→ **Instructions to follow**
Lines in the records below that contain the word "operations" must each be copied.

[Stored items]
*-*-*
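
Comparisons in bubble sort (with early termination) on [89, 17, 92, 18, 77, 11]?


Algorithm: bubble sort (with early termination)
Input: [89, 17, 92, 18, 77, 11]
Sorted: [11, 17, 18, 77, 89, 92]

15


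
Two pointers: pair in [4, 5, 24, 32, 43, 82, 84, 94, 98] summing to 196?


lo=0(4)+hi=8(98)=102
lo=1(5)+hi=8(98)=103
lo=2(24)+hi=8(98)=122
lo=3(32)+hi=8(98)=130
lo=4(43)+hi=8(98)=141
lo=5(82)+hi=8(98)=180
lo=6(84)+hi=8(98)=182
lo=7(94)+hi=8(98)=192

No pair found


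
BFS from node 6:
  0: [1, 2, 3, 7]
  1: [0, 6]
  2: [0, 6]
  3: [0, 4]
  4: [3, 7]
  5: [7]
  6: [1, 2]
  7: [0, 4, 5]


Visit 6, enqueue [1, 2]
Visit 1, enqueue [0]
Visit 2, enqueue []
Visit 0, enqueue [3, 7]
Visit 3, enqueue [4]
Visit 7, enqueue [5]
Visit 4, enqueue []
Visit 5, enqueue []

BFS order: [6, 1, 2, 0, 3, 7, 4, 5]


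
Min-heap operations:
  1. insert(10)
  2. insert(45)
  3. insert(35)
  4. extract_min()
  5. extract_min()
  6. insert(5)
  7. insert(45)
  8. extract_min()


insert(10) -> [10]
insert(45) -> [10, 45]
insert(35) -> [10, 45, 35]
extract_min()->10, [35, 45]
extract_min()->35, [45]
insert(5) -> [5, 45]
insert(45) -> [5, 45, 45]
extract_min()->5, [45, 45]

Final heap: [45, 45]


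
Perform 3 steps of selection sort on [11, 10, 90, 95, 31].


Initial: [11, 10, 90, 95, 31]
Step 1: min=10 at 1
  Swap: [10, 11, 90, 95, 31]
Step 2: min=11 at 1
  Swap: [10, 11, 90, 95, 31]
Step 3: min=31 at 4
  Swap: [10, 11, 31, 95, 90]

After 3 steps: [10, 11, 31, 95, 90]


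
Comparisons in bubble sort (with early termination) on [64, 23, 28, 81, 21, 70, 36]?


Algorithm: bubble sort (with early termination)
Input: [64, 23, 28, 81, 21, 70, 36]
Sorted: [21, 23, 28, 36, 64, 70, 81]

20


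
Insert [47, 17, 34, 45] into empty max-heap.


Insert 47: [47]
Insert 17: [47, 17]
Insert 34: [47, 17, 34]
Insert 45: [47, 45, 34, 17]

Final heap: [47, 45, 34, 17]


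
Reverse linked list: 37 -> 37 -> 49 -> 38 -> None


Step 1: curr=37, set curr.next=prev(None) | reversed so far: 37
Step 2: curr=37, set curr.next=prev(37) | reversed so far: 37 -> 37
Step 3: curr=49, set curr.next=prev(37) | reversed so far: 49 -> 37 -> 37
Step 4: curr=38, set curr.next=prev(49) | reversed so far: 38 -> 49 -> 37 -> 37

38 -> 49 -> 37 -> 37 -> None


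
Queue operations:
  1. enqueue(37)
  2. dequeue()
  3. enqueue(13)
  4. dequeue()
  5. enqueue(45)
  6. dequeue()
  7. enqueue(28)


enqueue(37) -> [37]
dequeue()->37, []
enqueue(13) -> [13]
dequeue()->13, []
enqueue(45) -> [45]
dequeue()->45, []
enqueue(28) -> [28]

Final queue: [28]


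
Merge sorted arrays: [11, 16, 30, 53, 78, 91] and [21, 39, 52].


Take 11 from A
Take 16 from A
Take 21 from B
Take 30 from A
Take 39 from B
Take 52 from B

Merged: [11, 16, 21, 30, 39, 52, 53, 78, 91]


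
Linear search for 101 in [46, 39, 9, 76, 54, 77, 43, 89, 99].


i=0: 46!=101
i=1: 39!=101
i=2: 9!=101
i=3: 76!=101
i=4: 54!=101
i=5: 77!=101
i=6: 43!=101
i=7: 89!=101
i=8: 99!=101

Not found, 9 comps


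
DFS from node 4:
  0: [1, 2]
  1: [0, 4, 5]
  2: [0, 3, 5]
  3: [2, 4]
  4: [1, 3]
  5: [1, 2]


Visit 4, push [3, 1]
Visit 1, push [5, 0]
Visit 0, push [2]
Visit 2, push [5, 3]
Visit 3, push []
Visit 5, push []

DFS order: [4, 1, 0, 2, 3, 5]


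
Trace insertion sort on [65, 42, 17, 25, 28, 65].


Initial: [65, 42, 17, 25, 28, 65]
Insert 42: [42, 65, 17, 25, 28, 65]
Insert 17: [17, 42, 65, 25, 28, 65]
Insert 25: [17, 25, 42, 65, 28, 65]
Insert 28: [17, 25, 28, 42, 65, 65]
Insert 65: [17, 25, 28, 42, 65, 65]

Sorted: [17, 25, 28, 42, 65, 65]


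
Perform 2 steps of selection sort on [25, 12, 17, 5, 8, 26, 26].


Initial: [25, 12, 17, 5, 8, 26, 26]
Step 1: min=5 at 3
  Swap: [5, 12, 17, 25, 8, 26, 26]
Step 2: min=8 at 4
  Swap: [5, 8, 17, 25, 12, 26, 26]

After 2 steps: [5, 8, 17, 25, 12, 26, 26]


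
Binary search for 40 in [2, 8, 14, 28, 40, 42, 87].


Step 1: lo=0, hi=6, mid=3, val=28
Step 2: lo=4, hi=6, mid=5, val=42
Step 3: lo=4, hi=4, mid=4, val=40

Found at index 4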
*-*-*
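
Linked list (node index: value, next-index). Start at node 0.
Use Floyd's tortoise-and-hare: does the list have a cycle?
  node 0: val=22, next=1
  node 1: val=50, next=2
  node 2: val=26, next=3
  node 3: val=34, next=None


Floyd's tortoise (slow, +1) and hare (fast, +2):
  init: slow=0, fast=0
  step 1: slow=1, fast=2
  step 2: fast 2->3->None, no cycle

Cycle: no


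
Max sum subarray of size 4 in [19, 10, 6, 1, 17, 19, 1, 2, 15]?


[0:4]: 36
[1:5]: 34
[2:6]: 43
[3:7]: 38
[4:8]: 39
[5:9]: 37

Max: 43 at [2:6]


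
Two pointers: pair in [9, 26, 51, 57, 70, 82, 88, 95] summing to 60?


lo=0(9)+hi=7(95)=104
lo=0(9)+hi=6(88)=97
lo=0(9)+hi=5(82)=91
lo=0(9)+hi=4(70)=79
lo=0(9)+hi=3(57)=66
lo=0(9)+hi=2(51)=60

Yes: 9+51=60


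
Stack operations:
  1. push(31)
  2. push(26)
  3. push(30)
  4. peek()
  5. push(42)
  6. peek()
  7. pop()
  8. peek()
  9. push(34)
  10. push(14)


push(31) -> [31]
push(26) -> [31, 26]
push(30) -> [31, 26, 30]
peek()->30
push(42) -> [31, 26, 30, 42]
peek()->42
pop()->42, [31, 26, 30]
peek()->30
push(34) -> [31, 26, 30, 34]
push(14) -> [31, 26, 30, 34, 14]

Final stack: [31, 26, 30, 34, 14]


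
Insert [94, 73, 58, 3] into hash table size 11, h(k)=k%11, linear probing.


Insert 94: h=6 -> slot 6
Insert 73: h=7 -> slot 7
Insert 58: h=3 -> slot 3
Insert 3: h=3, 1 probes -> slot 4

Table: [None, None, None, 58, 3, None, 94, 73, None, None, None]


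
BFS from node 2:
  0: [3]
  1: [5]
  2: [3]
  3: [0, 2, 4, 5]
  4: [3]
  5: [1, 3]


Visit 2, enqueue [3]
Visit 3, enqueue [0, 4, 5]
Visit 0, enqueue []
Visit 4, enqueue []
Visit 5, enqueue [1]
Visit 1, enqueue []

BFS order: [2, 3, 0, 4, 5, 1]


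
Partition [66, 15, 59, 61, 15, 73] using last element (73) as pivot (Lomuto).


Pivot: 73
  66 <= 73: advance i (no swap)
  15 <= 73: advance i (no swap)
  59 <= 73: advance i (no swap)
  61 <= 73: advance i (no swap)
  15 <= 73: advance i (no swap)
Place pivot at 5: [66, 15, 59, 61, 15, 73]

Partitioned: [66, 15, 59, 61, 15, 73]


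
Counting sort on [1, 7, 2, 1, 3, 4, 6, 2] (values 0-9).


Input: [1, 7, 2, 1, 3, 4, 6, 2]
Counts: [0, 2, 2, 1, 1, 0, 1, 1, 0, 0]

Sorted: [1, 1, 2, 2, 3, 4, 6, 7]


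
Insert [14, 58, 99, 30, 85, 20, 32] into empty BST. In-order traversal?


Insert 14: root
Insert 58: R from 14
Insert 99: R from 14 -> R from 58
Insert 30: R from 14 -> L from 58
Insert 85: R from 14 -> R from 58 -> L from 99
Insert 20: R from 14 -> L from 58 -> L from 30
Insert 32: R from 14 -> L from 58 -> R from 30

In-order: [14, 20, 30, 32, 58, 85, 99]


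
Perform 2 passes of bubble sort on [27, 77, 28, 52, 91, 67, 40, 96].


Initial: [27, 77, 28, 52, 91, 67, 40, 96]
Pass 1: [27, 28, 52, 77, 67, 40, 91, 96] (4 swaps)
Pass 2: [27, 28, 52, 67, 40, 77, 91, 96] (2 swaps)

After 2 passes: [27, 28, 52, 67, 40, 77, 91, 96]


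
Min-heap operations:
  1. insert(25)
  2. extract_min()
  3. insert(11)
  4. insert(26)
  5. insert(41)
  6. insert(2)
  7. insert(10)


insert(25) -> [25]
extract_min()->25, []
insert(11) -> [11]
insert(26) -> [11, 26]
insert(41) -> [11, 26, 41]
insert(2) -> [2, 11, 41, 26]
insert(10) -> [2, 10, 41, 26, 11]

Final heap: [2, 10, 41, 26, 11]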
*-*-*
→ **The answer**
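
Min-heap operations:
Queue operations:
Stack operations:
Min-heap operations: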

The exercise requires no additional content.